◆ Task to carry out ◆
All lines from the one that contains "On the elliptic curve y² = x³ + 8x" through the final line of the entries must be repeated exactly. No other lines belong in the output.

◆ Given records ◆

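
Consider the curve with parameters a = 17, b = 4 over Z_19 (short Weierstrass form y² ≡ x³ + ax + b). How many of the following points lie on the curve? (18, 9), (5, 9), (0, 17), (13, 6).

(18, 9): 9² ≡ 5, rhs ≡ 5 → on.
(5, 9): 9² ≡ 5, rhs ≡ 5 → on.
(0, 17): 17² ≡ 4, rhs ≡ 4 → on.
(13, 6): 6² ≡ 17, rhs ≡ 9 → off.

3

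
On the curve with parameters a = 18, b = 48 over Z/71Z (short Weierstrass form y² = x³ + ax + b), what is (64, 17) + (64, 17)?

(44, 55)

tangent at (64, 17): λ = (3·64² + 18)/(2·17) ≡ 23/34. 34⁻¹ ≡ 23 (mod 71), so λ ≡ 23·23 ≡ 32.
  x = λ² - 64 - 64 = 1024 - 128 ≡ 44; y = λ·(64 - 44) - 17 ≡ 55. → (44, 55)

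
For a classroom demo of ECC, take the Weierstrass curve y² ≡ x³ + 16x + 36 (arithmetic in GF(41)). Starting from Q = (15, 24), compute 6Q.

(5, 35)

Repeated addition: build up to 6Q.
2Q: tangent at (15, 24): λ = (3·15² + 16)/(2·24) ≡ 35/7. 7⁻¹ ≡ 6 (mod 41), so λ ≡ 35·6 ≡ 5.
  x = λ² - 15 - 15 = 25 - 30 ≡ 36; y = λ·(15 - 36) - 24 ≡ 35. → (36, 35)
3Q: (36, 35) + (15, 24). λ = (24 - 35)/(15 - 36) ≡ 30/20 mod 41. 20⁻¹ ≡ 39 (mod 41), so λ ≡ 22.
  x = λ² - 36 - 15 = 484 - 51 ≡ 23; y = λ·(36 - 23) - 35 ≡ 5. → (23, 5)
4Q: (23, 5) + (15, 24). λ = (24 - 5)/(15 - 23) ≡ 19/33 mod 41. 33⁻¹ ≡ 5 (mod 41) since 33·5 = 165 ≡ 1, so λ ≡ 13.
  x = λ² - 23 - 15 = 169 - 38 ≡ 8; y = λ·(23 - 8) - 5 ≡ 26. → (8, 26)
5Q: (8, 26) + (15, 24). λ = (24 - 26)/(15 - 8) ≡ 39/7 mod 41. 7⁻¹ ≡ 6 (mod 41), so λ ≡ 29.
  x = λ² - 8 - 15 = 841 - 23 ≡ 39; y = λ·(8 - 39) - 26 ≡ 18. → (39, 18)
6Q: (39, 18) + (15, 24). λ = (24 - 18)/(15 - 39) ≡ 6/17 mod 41. 17⁻¹ ≡ 29 (mod 41), so λ ≡ 10.
  x = λ² - 39 - 15 = 100 - 54 ≡ 5; y = λ·(39 - 5) - 18 ≡ 35. → (5, 35)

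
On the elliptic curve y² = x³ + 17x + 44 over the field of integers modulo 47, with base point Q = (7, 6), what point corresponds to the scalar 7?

(28, 10)

Repeated addition: build up to 7Q.
2Q: tangent at (7, 6): λ = (3·7² + 17)/(2·6) ≡ 23/12. 12⁻¹ ≡ 4 (mod 47), so λ ≡ 23·4 ≡ 45.
  x = λ² - 7 - 7 = 2025 - 14 ≡ 37; y = λ·(7 - 37) - 6 ≡ 7. → (37, 7)
3Q: (37, 7) + (7, 6). λ = (6 - 7)/(7 - 37) ≡ 46/17 mod 47. 17⁻¹ ≡ 36 (mod 47) since 17·36 = 612 ≡ 1, so λ ≡ 11.
  x = λ² - 37 - 7 = 121 - 44 ≡ 30; y = λ·(37 - 30) - 7 ≡ 23. → (30, 23)
4Q: (30, 23) + (7, 6). λ = (6 - 23)/(7 - 30) ≡ 30/24 mod 47. 24⁻¹ ≡ 2 (mod 47) since 24·2 = 48 ≡ 1, so λ ≡ 13.
  x = λ² - 30 - 7 = 169 - 37 ≡ 38; y = λ·(30 - 38) - 23 ≡ 14. → (38, 14)
5Q: (38, 14) + (7, 6). λ = (6 - 14)/(7 - 38) ≡ 39/16 mod 47. 16⁻¹ ≡ 3 (mod 47) since 16·3 = 48 ≡ 1, so λ ≡ 23.
  x = λ² - 38 - 7 = 529 - 45 ≡ 14; y = λ·(38 - 14) - 14 ≡ 21. → (14, 21)
6Q: (14, 21) + (7, 6). λ = (6 - 21)/(7 - 14) ≡ 32/40 mod 47. 40⁻¹ ≡ 20 (mod 47), so λ ≡ 29.
  x = λ² - 14 - 7 = 841 - 21 ≡ 21; y = λ·(14 - 21) - 21 ≡ 11. → (21, 11)
7Q: (21, 11) + (7, 6). λ = (6 - 11)/(7 - 21) ≡ 42/33 mod 47. 33⁻¹ ≡ 10 (mod 47), so λ ≡ 44.
  x = λ² - 21 - 7 = 1936 - 28 ≡ 28; y = λ·(21 - 28) - 11 ≡ 10. → (28, 10)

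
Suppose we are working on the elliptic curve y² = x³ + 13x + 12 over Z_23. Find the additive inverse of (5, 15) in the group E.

-(5, 15) = (5, -15 mod 23) = (5, 8).

(5, 8)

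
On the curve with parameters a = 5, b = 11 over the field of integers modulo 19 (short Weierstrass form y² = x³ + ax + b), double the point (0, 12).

tangent at (0, 12): λ = (3·0² + 5)/(2·12) ≡ 5/5. 5⁻¹ ≡ 4 (mod 19), so λ ≡ 5·4 ≡ 1.
  x = λ² - 0 - 0 = 1 - 0 ≡ 1; y = λ·(0 - 1) - 12 ≡ 6. → (1, 6)

(1, 6)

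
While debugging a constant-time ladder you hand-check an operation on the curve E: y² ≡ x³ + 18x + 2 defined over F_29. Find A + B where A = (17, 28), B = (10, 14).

(17, 28) + (10, 14). λ = (14 - 28)/(10 - 17) ≡ 15/22 mod 29. 22⁻¹ ≡ 4 (mod 29), so λ ≡ 2.
  x = λ² - 17 - 10 = 4 - 27 ≡ 6; y = λ·(17 - 6) - 28 ≡ 23. → (6, 23)

(6, 23)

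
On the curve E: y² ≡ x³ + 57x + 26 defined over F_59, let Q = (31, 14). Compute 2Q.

(48, 30)

tangent at (31, 14): λ = (3·31² + 57)/(2·14) ≡ 49/28. 28⁻¹ ≡ 19 (mod 59), so λ ≡ 49·19 ≡ 46.
  x = λ² - 31 - 31 = 2116 - 62 ≡ 48; y = λ·(31 - 48) - 14 ≡ 30. → (48, 30)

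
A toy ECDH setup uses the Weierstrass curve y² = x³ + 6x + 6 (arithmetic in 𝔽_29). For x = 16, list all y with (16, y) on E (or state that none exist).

x³ + 6x + 6 = 4198 ≡ 22 (mod 29).
Square roots of 22 mod 29: 14 and 15 (since 14² = 196 ≡ 22).

14, 15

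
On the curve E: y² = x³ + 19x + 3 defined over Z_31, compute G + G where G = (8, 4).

(2, 7)

tangent at (8, 4): λ = (3·8² + 19)/(2·4) ≡ 25/8. 8⁻¹ ≡ 4 (mod 31) since 8·4 = 32 ≡ 1, so λ ≡ 25·4 ≡ 7.
  x = λ² - 8 - 8 = 49 - 16 ≡ 2; y = λ·(8 - 2) - 4 ≡ 7. → (2, 7)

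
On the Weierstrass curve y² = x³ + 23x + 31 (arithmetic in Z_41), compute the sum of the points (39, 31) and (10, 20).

(29, 35)

(39, 31) + (10, 20). λ = (20 - 31)/(10 - 39) ≡ 30/12 mod 41. 12⁻¹ ≡ 24 (mod 41), so λ ≡ 23.
  x = λ² - 39 - 10 = 529 - 49 ≡ 29; y = λ·(39 - 29) - 31 ≡ 35. → (29, 35)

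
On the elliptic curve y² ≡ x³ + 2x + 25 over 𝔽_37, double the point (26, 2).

tangent at (26, 2): λ = (3·26² + 2)/(2·2) ≡ 32/4. 4⁻¹ ≡ 28 (mod 37), so λ ≡ 32·28 ≡ 8.
  x = λ² - 26 - 26 = 64 - 52 ≡ 12; y = λ·(26 - 12) - 2 ≡ 36. → (12, 36)

(12, 36)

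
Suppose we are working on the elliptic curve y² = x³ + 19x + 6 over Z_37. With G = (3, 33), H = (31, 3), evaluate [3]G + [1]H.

(3, 4)

First 3G:
Repeated addition: build up to 3G.
2G: tangent at (3, 33): λ = (3·3² + 19)/(2·33) ≡ 9/29. 29⁻¹ ≡ 23 (mod 37), so λ ≡ 9·23 ≡ 22.
  x = λ² - 3 - 3 = 484 - 6 ≡ 34; y = λ·(3 - 34) - 33 ≡ 25. → (34, 25)
3G: (34, 25) + (3, 33). λ = (33 - 25)/(3 - 34) ≡ 8/6 mod 37. 6⁻¹ ≡ 31 (mod 37), so λ ≡ 26.
  x = λ² - 34 - 3 = 676 - 37 ≡ 10; y = λ·(34 - 10) - 25 ≡ 7. → (10, 7)
3G = (10, 7).
Finally 3G + H:
(10, 7) + (31, 3). λ = (3 - 7)/(31 - 10) ≡ 33/21 mod 37. 21⁻¹ ≡ 30 (mod 37), so λ ≡ 28.
  x = λ² - 10 - 31 = 784 - 41 ≡ 3; y = λ·(10 - 3) - 7 ≡ 4. → (3, 4)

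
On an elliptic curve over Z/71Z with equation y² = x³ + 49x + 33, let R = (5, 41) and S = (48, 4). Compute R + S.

(1, 15)

(5, 41) + (48, 4). λ = (4 - 41)/(48 - 5) ≡ 34/43 mod 71. 43⁻¹ ≡ 38 (mod 71) since 43·38 = 1634 ≡ 1, so λ ≡ 14.
  x = λ² - 5 - 48 = 196 - 53 ≡ 1; y = λ·(5 - 1) - 41 ≡ 15. → (1, 15)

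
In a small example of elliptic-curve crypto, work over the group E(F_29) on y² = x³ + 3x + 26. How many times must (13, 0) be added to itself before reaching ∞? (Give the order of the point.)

2

2P: (13, 0) + (13, 0): same x and y₁ ≡ -y₂, so the sum is ∞.
2P = ∞, so the order is 2.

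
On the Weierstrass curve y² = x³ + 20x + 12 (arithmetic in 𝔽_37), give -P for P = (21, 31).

-(21, 31) = (21, -31 mod 37) = (21, 6).

(21, 6)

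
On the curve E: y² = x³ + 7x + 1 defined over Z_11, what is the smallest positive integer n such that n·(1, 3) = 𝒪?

2P: tangent at (1, 3): λ = (3·1² + 7)/(2·3) ≡ 10/6. 6⁻¹ ≡ 2 (mod 11), so λ ≡ 10·2 ≡ 9.
  x = λ² - 1 - 1 = 81 - 2 ≡ 2; y = λ·(1 - 2) - 3 ≡ 10. → (2, 10)
3P: (2, 10) + (1, 3). λ = (3 - 10)/(1 - 2) ≡ 4/10 mod 11. 10⁻¹ ≡ 10 (mod 11), so λ ≡ 7.
  x = λ² - 2 - 1 = 49 - 3 ≡ 2; y = λ·(2 - 2) - 10 ≡ 1. → (2, 1)
4P: (2, 1) + (1, 3). λ = (3 - 1)/(1 - 2) ≡ 2/10 mod 11. 10⁻¹ ≡ 10 (mod 11) since 10·10 = 100 ≡ 1, so λ ≡ 9.
  x = λ² - 2 - 1 = 81 - 3 ≡ 1; y = λ·(2 - 1) - 1 ≡ 8. → (1, 8)
5P: (1, 8) + (1, 3): same x and y₁ ≡ -y₂, so the sum is 𝒪.
5P = 𝒪, so the order is 5.

5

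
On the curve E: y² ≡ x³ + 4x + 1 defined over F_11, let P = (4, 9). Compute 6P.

Repeated addition: build up to 6P.
2P: tangent at (4, 9): λ = (3·4² + 4)/(2·9) ≡ 8/7. 7⁻¹ ≡ 8 (mod 11), so λ ≡ 8·8 ≡ 9.
  x = λ² - 4 - 4 = 81 - 8 ≡ 7; y = λ·(4 - 7) - 9 ≡ 8. → (7, 8)
3P: (7, 8) + (4, 9). λ = (9 - 8)/(4 - 7) ≡ 1/8 mod 11. 8⁻¹ ≡ 7 (mod 11), so λ ≡ 7.
  x = λ² - 7 - 4 = 49 - 11 ≡ 5; y = λ·(7 - 5) - 8 ≡ 6. → (5, 6)
4P: (5, 6) + (4, 9). λ = (9 - 6)/(4 - 5) ≡ 3/10 mod 11. 10⁻¹ ≡ 10 (mod 11), so λ ≡ 8.
  x = λ² - 5 - 4 = 64 - 9 ≡ 0; y = λ·(5 - 0) - 6 ≡ 1. → (0, 1)
5P: (0, 1) + (4, 9). λ = (9 - 1)/(4 - 0) ≡ 8/4 mod 11. 4⁻¹ ≡ 3 (mod 11) since 4·3 = 12 ≡ 1, so λ ≡ 2.
  x = λ² - 0 - 4 = 4 - 4 ≡ 0; y = λ·(0 - 0) - 1 ≡ 10. → (0, 10)
6P: (0, 10) + (4, 9). λ = (9 - 10)/(4 - 0) ≡ 10/4 mod 11. 4⁻¹ ≡ 3 (mod 11) since 4·3 = 12 ≡ 1, so λ ≡ 8.
  x = λ² - 0 - 4 = 64 - 4 ≡ 5; y = λ·(0 - 5) - 10 ≡ 5. → (5, 5)

(5, 5)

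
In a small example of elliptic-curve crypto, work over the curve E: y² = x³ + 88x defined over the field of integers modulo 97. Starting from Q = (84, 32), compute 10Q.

Double-and-add on 10 = (1010)₂. Start with Q = (84, 32) for the leading 1-bit.
double: tangent at (84, 32): λ = (3·84² + 88)/(2·32) ≡ 13/64. 64⁻¹ ≡ 47 (mod 97) since 64·47 = 3008 ≡ 1, so λ ≡ 13·47 ≡ 29.
  x = λ² - 84 - 84 = 841 - 168 ≡ 91; y = λ·(84 - 91) - 32 ≡ 56. → (91, 56)
double: tangent at (91, 56): λ = (3·91² + 88)/(2·56) ≡ 2/15. 15⁻¹ ≡ 13 (mod 97) since 15·13 = 195 ≡ 1, so λ ≡ 2·13 ≡ 26.
  x = λ² - 91 - 91 = 676 - 182 ≡ 9; y = λ·(91 - 9) - 56 ≡ 39. → (9, 39)
add Q: (9, 39) + (84, 32). λ = (32 - 39)/(84 - 9) ≡ 90/75 mod 97. 75⁻¹ ≡ 22 (mod 97) since 75·22 = 1650 ≡ 1, so λ ≡ 40.
  x = λ² - 9 - 84 = 1600 - 93 ≡ 52; y = λ·(9 - 52) - 39 ≡ 84. → (52, 84)
double: tangent at (52, 84): λ = (3·52² + 88)/(2·84) ≡ 52/71. 71⁻¹ ≡ 41 (mod 97), so λ ≡ 52·41 ≡ 95.
  x = λ² - 52 - 52 = 9025 - 104 ≡ 94; y = λ·(52 - 94) - 84 ≡ 0. → (94, 0)

(94, 0)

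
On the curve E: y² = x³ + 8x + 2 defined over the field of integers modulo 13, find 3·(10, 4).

(9, 6)

Write P = (10, 4).
Repeated addition: build up to 3P.
2P: tangent at (10, 4): λ = (3·10² + 8)/(2·4) ≡ 9/8. 8⁻¹ ≡ 5 (mod 13), so λ ≡ 9·5 ≡ 6.
  x = λ² - 10 - 10 = 36 - 20 ≡ 3; y = λ·(10 - 3) - 4 ≡ 12. → (3, 12)
3P: (3, 12) + (10, 4). λ = (4 - 12)/(10 - 3) ≡ 5/7 mod 13. 7⁻¹ ≡ 2 (mod 13), so λ ≡ 10.
  x = λ² - 3 - 10 = 100 - 13 ≡ 9; y = λ·(3 - 9) - 12 ≡ 6. → (9, 6)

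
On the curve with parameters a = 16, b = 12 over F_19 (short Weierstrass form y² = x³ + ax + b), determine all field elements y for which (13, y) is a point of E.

x³ + 16x + 12 = 2417 ≡ 4 (mod 19).
Square roots of 4 mod 19: 2 and 17 (since 2² = 4 ≡ 4).

2, 17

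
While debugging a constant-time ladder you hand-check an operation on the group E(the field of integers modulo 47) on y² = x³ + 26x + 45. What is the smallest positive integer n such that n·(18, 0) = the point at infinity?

2

2P: (18, 0) + (18, 0): same x and y₁ ≡ -y₂, so the sum is the point at infinity.
2P = the point at infinity, so the order is 2.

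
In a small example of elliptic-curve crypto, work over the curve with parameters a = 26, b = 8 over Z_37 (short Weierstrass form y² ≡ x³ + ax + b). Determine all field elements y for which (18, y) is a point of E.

x³ + 26x + 8 = 6308 ≡ 18 (mod 37).
18 is a non-residue mod 37; no y exists.

none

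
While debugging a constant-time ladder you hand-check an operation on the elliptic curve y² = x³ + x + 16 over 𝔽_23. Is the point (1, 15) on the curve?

y² = 15² ≡ 18; x³ + 1x + 16 = 18 ≡ 18 (mod 23). 18 = 18.

yes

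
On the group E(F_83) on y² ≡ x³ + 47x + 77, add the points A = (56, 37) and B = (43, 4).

(15, 16)

(56, 37) + (43, 4). λ = (4 - 37)/(43 - 56) ≡ 50/70 mod 83. 70⁻¹ ≡ 51 (mod 83), so λ ≡ 60.
  x = λ² - 56 - 43 = 3600 - 99 ≡ 15; y = λ·(56 - 15) - 37 ≡ 16. → (15, 16)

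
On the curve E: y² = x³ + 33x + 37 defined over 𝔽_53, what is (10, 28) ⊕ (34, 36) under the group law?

(10, 28) + (34, 36). λ = (36 - 28)/(34 - 10) ≡ 8/24 mod 53. 24⁻¹ ≡ 42 (mod 53), so λ ≡ 18.
  x = λ² - 10 - 34 = 324 - 44 ≡ 15; y = λ·(10 - 15) - 28 ≡ 41. → (15, 41)

(15, 41)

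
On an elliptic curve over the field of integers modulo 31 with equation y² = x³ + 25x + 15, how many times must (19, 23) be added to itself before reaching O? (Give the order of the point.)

11

2P: tangent at (19, 23): λ = (3·19² + 25)/(2·23) ≡ 23/15. 15⁻¹ ≡ 29 (mod 31), so λ ≡ 23·29 ≡ 16.
  x = λ² - 19 - 19 = 256 - 38 ≡ 1; y = λ·(19 - 1) - 23 ≡ 17. → (1, 17)
3P: (1, 17) + (19, 23). λ = (23 - 17)/(19 - 1) ≡ 6/18 mod 31. 18⁻¹ ≡ 19 (mod 31), so λ ≡ 21.
  x = λ² - 1 - 19 = 441 - 20 ≡ 18; y = λ·(1 - 18) - 17 ≡ 29. → (18, 29)
4P: (18, 29) + (19, 23). λ = (23 - 29)/(19 - 18) ≡ 25/1 mod 31. 1⁻¹ ≡ 1 (mod 31) since 1·1 = 1 ≡ 1, so λ ≡ 25.
  x = λ² - 18 - 19 = 625 - 37 ≡ 30; y = λ·(18 - 30) - 29 ≡ 12. → (30, 12)
5P: (30, 12) + (19, 23). λ = (23 - 12)/(19 - 30) ≡ 11/20 mod 31. 20⁻¹ ≡ 14 (mod 31), so λ ≡ 30.
  x = λ² - 30 - 19 = 900 - 49 ≡ 14; y = λ·(30 - 14) - 12 ≡ 3. → (14, 3)
6P: (14, 3) + (19, 23). λ = (23 - 3)/(19 - 14) ≡ 20/5 mod 31. 5⁻¹ ≡ 25 (mod 31), so λ ≡ 4.
  x = λ² - 14 - 19 = 16 - 33 ≡ 14; y = λ·(14 - 14) - 3 ≡ 28. → (14, 28)
7P: (14, 28) + (19, 23). λ = (23 - 28)/(19 - 14) ≡ 26/5 mod 31. 5⁻¹ ≡ 25 (mod 31), so λ ≡ 30.
  x = λ² - 14 - 19 = 900 - 33 ≡ 30; y = λ·(14 - 30) - 28 ≡ 19. → (30, 19)
8P: (30, 19) + (19, 23). λ = (23 - 19)/(19 - 30) ≡ 4/20 mod 31. 20⁻¹ ≡ 14 (mod 31), so λ ≡ 25.
  x = λ² - 30 - 19 = 625 - 49 ≡ 18; y = λ·(30 - 18) - 19 ≡ 2. → (18, 2)
9P: (18, 2) + (19, 23). λ = (23 - 2)/(19 - 18) ≡ 21/1 mod 31. 1⁻¹ ≡ 1 (mod 31), so λ ≡ 21.
  x = λ² - 18 - 19 = 441 - 37 ≡ 1; y = λ·(18 - 1) - 2 ≡ 14. → (1, 14)
10P: (1, 14) + (19, 23). λ = (23 - 14)/(19 - 1) ≡ 9/18 mod 31. 18⁻¹ ≡ 19 (mod 31) since 18·19 = 342 ≡ 1, so λ ≡ 16.
  x = λ² - 1 - 19 = 256 - 20 ≡ 19; y = λ·(1 - 19) - 14 ≡ 8. → (19, 8)
11P: (19, 8) + (19, 23): same x and y₁ ≡ -y₂, so the sum is O.
11P = O, so the order is 11.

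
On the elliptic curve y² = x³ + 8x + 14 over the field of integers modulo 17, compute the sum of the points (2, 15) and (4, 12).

(2, 15) + (4, 12). λ = (12 - 15)/(4 - 2) ≡ 14/2 mod 17. 2⁻¹ ≡ 9 (mod 17) since 2·9 = 18 ≡ 1, so λ ≡ 7.
  x = λ² - 2 - 4 = 49 - 6 ≡ 9; y = λ·(2 - 9) - 15 ≡ 4. → (9, 4)

(9, 4)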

◆ Your response ◆
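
On the elliptic curve y² = x³ + 8x + 14 over the field of integers modulo 17, compute the sum of the points (2, 15) and (4, 12).

(2, 15) + (4, 12). λ = (12 - 15)/(4 - 2) ≡ 14/2 mod 17. 2⁻¹ ≡ 9 (mod 17) since 2·9 = 18 ≡ 1, so λ ≡ 7.
  x = λ² - 2 - 4 = 49 - 6 ≡ 9; y = λ·(2 - 9) - 15 ≡ 4. → (9, 4)

(9, 4)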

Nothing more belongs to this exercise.